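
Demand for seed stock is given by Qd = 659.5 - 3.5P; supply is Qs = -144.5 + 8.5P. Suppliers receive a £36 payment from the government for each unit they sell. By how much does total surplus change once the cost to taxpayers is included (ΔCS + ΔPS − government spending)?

Net change in total surplus = -£1606.5

Pre-subsidy: 659.5 - 3.5P = -144.5 + 8.5P gives P* = 67, Q* = 425.
With the subsidy, sellers receive Ps = Pb + 36 for each unit, where Pb is the price buyers pay.
Supply in terms of Pb becomes Qs = -144.5 + 8.5(Pb + 36) = 161.5 + 8.5Pb. Setting this equal to demand: 659.5 - 3.5Pb = 161.5 + 8.5Pb, so Pb = 41.5.
Sellers receive Ps = 41.5 + 36 = 77.5; Q' = 659.5 − 3.5·41.5 = 514.25.
ΔCS = ½(425 + 514.25)(67 − 41.5) = 11975.4375; ΔPS = ½(425 + 514.25)(77.5 − 67) = 4931.0625.
Government spending = 36 × 514.25 = 18513.
Net change = 11975.4375 + 4931.0625 − 18513 = -1606.5. The loss equals the DWL triangle ½·36·89.25.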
-*-*-
Task description ->
Would you write out each entry precisely as it is given?

Answer section ->
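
Demand for seed stock is given by Qd = 659.5 - 3.5P; supply is Qs = -144.5 + 8.5P. Suppliers receive a £36 payment from the government for each unit they sell. By how much does total surplus change once the cost to taxpayers is included (ΔCS + ΔPS − government spending)?

Net change in total surplus = -£1606.5

Pre-subsidy: 659.5 - 3.5P = -144.5 + 8.5P gives P* = 67, Q* = 425.
With the subsidy, sellers receive Ps = Pb + 36 for each unit, where Pb is the price buyers pay.
Supply in terms of Pb becomes Qs = -144.5 + 8.5(Pb + 36) = 161.5 + 8.5Pb. Setting this equal to demand: 659.5 - 3.5Pb = 161.5 + 8.5Pb, so Pb = 41.5.
Sellers receive Ps = 41.5 + 36 = 77.5; Q' = 659.5 − 3.5·41.5 = 514.25.
ΔCS = ½(425 + 514.25)(67 − 41.5) = 11975.4375; ΔPS = ½(425 + 514.25)(77.5 − 67) = 4931.0625.
Government spending = 36 × 514.25 = 18513.
Net change = 11975.4375 + 4931.0625 − 18513 = -1606.5. The loss equals the DWL triangle ½·36·89.25.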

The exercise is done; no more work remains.